-- Exercise details --
Would you please output, word for word, the span of the listing below that opens on the line containing "Let M be a representation of the path algebra ℚA_5" and closes on the line containing "arrow 4→5 (3×2): [1 2; 5 17; -23 -76]"? Include both ends and nothing more.

-- Data for this exercise --
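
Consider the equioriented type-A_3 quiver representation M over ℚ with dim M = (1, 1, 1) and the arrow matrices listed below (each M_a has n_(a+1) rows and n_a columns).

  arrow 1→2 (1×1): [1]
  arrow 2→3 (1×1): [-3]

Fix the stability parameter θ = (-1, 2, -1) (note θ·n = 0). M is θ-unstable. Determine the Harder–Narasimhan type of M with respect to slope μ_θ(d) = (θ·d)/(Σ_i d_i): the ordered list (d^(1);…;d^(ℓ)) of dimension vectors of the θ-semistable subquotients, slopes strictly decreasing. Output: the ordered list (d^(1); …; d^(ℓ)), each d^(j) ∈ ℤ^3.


Via rank(M_{q-1}∘⋯∘M_p): M ≅ I[1,3].
μ_θ-semistable layers: μ^(1)=1/2; μ^(2)=-1

((0, 1, 1); (1, 0, 0))


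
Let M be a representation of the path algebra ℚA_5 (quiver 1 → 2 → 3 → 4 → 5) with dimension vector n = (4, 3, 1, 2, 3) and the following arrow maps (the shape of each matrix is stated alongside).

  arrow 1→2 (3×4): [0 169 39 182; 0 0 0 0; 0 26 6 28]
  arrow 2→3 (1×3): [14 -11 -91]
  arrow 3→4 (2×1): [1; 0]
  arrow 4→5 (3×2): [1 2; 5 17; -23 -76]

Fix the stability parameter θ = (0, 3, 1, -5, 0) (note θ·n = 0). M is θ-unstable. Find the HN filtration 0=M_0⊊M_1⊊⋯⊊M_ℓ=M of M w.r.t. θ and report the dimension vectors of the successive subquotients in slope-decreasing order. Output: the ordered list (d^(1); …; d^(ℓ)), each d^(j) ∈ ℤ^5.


Barcode: M ≅ I[1,1]^3, I[1,2], I[2,2], I[2,5], I[4,5], I[5,5]. HN layers by μ_θ (4 steps, strictly decreasing):
  μ^(1)=3; μ^(2)=0; μ^(3)=-1/3; μ^(4)=-5

((0, 2, 0, 0, 0); (4, 0, 0, 0, 3); (0, 1, 1, 1, 0); (0, 0, 0, 1, 0))


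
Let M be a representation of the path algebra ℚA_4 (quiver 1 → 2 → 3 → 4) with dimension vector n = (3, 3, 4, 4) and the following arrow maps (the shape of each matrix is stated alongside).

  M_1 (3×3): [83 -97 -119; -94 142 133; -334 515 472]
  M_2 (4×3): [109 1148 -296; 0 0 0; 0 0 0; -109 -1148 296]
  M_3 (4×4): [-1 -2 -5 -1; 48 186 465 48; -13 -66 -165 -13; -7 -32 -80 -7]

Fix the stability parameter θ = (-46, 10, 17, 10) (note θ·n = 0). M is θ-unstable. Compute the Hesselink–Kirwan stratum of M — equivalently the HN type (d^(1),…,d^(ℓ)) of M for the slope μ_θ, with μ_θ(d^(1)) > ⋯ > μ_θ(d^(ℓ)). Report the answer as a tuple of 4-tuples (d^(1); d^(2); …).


Via rank(M_{q-1}∘⋯∘M_p): M ≅ I[1,2]^2, I[1,3], I[3,3], I[3,4]^2, I[4,4]^2.
μ_θ-semistable layers: μ^(1)=17; μ^(2)=27/2; μ^(3)=10; μ^(4)=-46

((0, 0, 2, 0); (0, 0, 2, 2); (0, 3, 0, 2); (3, 0, 0, 0))


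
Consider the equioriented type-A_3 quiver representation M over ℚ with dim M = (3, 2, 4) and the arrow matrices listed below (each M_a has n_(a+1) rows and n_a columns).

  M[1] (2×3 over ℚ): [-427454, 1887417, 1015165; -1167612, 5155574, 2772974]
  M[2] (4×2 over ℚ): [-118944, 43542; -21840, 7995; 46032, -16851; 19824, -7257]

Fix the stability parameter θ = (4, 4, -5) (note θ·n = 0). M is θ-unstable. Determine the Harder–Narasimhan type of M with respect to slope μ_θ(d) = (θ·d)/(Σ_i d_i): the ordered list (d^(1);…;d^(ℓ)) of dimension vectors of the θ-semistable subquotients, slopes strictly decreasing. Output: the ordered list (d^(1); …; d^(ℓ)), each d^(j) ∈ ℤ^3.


Via rank(M_{q-1}∘⋯∘M_p): M ≅ I[1,1], I[1,2], I[1,3], I[3,3]^3.
μ_θ-semistable layers: μ^(1)=4; μ^(2)=1; μ^(3)=-5

((2, 1, 0); (1, 1, 1); (0, 0, 3))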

-- Solution to this exercise --
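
Let M be a representation of the path algebra ℚA_5 (quiver 1 → 2 → 3 → 4 → 5) with dimension vector n = (4, 3, 1, 2, 3) and the following arrow maps (the shape of each matrix is stated alongside).

  arrow 1→2 (3×4): [0 169 39 182; 0 0 0 0; 0 26 6 28]
  arrow 2→3 (1×3): [14 -11 -91]
  arrow 3→4 (2×1): [1; 0]
  arrow 4→5 (3×2): [1 2; 5 17; -23 -76]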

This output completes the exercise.